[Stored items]

★ ★ ★ ★ ★ ★ ★

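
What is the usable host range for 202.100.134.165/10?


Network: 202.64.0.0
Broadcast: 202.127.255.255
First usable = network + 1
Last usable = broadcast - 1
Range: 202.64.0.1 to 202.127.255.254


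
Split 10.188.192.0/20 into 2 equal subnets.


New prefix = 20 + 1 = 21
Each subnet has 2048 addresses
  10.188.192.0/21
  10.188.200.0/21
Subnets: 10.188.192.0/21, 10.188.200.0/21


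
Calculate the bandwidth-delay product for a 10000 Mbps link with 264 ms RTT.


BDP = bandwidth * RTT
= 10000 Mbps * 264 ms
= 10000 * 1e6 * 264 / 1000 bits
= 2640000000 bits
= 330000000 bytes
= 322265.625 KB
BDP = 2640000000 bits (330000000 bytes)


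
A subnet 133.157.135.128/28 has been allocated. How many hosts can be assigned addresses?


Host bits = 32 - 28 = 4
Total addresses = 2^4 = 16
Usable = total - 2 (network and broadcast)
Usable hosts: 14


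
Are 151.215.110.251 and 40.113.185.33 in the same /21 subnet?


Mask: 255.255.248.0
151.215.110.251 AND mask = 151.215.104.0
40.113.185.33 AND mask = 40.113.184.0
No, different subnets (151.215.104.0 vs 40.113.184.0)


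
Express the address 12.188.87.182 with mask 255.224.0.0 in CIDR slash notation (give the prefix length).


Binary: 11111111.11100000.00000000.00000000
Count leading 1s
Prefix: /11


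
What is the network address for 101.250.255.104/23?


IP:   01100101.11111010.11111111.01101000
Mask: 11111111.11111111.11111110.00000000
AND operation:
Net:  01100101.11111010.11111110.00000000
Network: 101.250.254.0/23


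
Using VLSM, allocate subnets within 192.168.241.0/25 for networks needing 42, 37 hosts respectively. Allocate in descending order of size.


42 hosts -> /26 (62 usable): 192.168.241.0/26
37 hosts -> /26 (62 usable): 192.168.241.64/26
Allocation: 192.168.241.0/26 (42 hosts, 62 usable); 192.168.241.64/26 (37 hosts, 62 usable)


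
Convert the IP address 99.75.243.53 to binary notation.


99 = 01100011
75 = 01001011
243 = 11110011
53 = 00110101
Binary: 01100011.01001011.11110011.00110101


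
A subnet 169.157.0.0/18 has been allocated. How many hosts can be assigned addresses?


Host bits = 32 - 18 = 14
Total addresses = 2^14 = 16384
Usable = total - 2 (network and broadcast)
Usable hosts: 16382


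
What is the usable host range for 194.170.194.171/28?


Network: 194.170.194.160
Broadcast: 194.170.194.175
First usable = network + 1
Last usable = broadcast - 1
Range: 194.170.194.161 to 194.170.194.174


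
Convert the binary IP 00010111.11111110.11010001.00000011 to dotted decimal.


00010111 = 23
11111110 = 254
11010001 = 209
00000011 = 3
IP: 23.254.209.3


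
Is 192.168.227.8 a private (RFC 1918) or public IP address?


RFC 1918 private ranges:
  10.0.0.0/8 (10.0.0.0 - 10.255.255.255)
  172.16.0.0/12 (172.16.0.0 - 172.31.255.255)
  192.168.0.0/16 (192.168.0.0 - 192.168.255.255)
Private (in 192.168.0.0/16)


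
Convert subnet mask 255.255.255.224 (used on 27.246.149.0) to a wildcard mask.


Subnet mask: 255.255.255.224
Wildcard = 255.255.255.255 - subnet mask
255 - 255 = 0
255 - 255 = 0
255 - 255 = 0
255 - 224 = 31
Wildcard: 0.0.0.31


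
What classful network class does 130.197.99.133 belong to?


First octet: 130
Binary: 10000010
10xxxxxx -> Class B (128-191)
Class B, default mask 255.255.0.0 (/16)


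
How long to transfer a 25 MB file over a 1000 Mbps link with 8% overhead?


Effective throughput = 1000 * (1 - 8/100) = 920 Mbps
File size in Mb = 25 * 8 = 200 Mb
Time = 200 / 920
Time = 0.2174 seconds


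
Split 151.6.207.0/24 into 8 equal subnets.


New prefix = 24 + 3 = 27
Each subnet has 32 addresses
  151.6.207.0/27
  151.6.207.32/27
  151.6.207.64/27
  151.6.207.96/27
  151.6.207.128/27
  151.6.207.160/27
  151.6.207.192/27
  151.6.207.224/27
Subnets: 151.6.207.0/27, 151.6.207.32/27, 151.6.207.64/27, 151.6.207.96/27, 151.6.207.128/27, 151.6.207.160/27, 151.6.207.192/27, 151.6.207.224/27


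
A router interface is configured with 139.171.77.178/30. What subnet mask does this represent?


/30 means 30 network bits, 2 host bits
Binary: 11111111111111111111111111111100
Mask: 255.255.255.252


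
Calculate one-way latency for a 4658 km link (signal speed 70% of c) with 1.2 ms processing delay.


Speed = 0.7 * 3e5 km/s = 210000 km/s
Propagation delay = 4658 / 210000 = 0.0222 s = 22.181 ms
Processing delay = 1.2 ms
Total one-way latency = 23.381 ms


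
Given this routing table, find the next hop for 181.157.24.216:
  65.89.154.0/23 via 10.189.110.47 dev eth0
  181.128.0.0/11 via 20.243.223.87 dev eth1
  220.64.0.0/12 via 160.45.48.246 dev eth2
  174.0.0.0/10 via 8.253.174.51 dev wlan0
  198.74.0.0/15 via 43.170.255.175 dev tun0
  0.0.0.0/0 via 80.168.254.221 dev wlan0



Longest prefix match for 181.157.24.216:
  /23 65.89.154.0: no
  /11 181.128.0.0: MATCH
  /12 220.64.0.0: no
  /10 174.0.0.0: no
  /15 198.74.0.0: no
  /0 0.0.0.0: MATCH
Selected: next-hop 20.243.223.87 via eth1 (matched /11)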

★ ★ ★ ★ ★ ★ ★

Print the records again in their entirety, character for character.

REPLY:
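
What is the usable host range for 202.100.134.165/10?


Network: 202.64.0.0
Broadcast: 202.127.255.255
First usable = network + 1
Last usable = broadcast - 1
Range: 202.64.0.1 to 202.127.255.254


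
Split 10.188.192.0/20 into 2 equal subnets.


New prefix = 20 + 1 = 21
Each subnet has 2048 addresses
  10.188.192.0/21
  10.188.200.0/21
Subnets: 10.188.192.0/21, 10.188.200.0/21


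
Calculate the bandwidth-delay product for a 10000 Mbps link with 264 ms RTT.


BDP = bandwidth * RTT
= 10000 Mbps * 264 ms
= 10000 * 1e6 * 264 / 1000 bits
= 2640000000 bits
= 330000000 bytes
= 322265.625 KB
BDP = 2640000000 bits (330000000 bytes)


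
A subnet 133.157.135.128/28 has been allocated. How many hosts can be assigned addresses?


Host bits = 32 - 28 = 4
Total addresses = 2^4 = 16
Usable = total - 2 (network and broadcast)
Usable hosts: 14


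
Are 151.215.110.251 and 40.113.185.33 in the same /21 subnet?


Mask: 255.255.248.0
151.215.110.251 AND mask = 151.215.104.0
40.113.185.33 AND mask = 40.113.184.0
No, different subnets (151.215.104.0 vs 40.113.184.0)


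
Express the address 12.188.87.182 with mask 255.224.0.0 in CIDR slash notation (give the prefix length).


Binary: 11111111.11100000.00000000.00000000
Count leading 1s
Prefix: /11


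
What is the network address for 101.250.255.104/23?


IP:   01100101.11111010.11111111.01101000
Mask: 11111111.11111111.11111110.00000000
AND operation:
Net:  01100101.11111010.11111110.00000000
Network: 101.250.254.0/23


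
Using VLSM, allocate subnets within 192.168.241.0/25 for networks needing 42, 37 hosts respectively. Allocate in descending order of size.


42 hosts -> /26 (62 usable): 192.168.241.0/26
37 hosts -> /26 (62 usable): 192.168.241.64/26
Allocation: 192.168.241.0/26 (42 hosts, 62 usable); 192.168.241.64/26 (37 hosts, 62 usable)


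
Convert the IP address 99.75.243.53 to binary notation.


99 = 01100011
75 = 01001011
243 = 11110011
53 = 00110101
Binary: 01100011.01001011.11110011.00110101


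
A subnet 169.157.0.0/18 has been allocated. How many hosts can be assigned addresses?


Host bits = 32 - 18 = 14
Total addresses = 2^14 = 16384
Usable = total - 2 (network and broadcast)
Usable hosts: 16382


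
What is the usable host range for 194.170.194.171/28?


Network: 194.170.194.160
Broadcast: 194.170.194.175
First usable = network + 1
Last usable = broadcast - 1
Range: 194.170.194.161 to 194.170.194.174


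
Convert the binary IP 00010111.11111110.11010001.00000011 to dotted decimal.


00010111 = 23
11111110 = 254
11010001 = 209
00000011 = 3
IP: 23.254.209.3


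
Is 192.168.227.8 a private (RFC 1918) or public IP address?


RFC 1918 private ranges:
  10.0.0.0/8 (10.0.0.0 - 10.255.255.255)
  172.16.0.0/12 (172.16.0.0 - 172.31.255.255)
  192.168.0.0/16 (192.168.0.0 - 192.168.255.255)
Private (in 192.168.0.0/16)


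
Convert subnet mask 255.255.255.224 (used on 27.246.149.0) to a wildcard mask.


Subnet mask: 255.255.255.224
Wildcard = 255.255.255.255 - subnet mask
255 - 255 = 0
255 - 255 = 0
255 - 255 = 0
255 - 224 = 31
Wildcard: 0.0.0.31


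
What classful network class does 130.197.99.133 belong to?


First octet: 130
Binary: 10000010
10xxxxxx -> Class B (128-191)
Class B, default mask 255.255.0.0 (/16)


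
How long to transfer a 25 MB file over a 1000 Mbps link with 8% overhead?


Effective throughput = 1000 * (1 - 8/100) = 920 Mbps
File size in Mb = 25 * 8 = 200 Mb
Time = 200 / 920
Time = 0.2174 seconds


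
Split 151.6.207.0/24 into 8 equal subnets.


New prefix = 24 + 3 = 27
Each subnet has 32 addresses
  151.6.207.0/27
  151.6.207.32/27
  151.6.207.64/27
  151.6.207.96/27
  151.6.207.128/27
  151.6.207.160/27
  151.6.207.192/27
  151.6.207.224/27
Subnets: 151.6.207.0/27, 151.6.207.32/27, 151.6.207.64/27, 151.6.207.96/27, 151.6.207.128/27, 151.6.207.160/27, 151.6.207.192/27, 151.6.207.224/27


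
A router interface is configured with 139.171.77.178/30. What subnet mask does this represent?


/30 means 30 network bits, 2 host bits
Binary: 11111111111111111111111111111100
Mask: 255.255.255.252


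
Calculate one-way latency for a 4658 km link (signal speed 70% of c) with 1.2 ms processing delay.


Speed = 0.7 * 3e5 km/s = 210000 km/s
Propagation delay = 4658 / 210000 = 0.0222 s = 22.181 ms
Processing delay = 1.2 ms
Total one-way latency = 23.381 ms


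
Given this routing table, find the next hop for 181.157.24.216:
  65.89.154.0/23 via 10.189.110.47 dev eth0
  181.128.0.0/11 via 20.243.223.87 dev eth1
  220.64.0.0/12 via 160.45.48.246 dev eth2
  174.0.0.0/10 via 8.253.174.51 dev wlan0
  198.74.0.0/15 via 43.170.255.175 dev tun0
  0.0.0.0/0 via 80.168.254.221 dev wlan0



Longest prefix match for 181.157.24.216:
  /23 65.89.154.0: no
  /11 181.128.0.0: MATCH
  /12 220.64.0.0: no
  /10 174.0.0.0: no
  /15 198.74.0.0: no
  /0 0.0.0.0: MATCH
Selected: next-hop 20.243.223.87 via eth1 (matched /11)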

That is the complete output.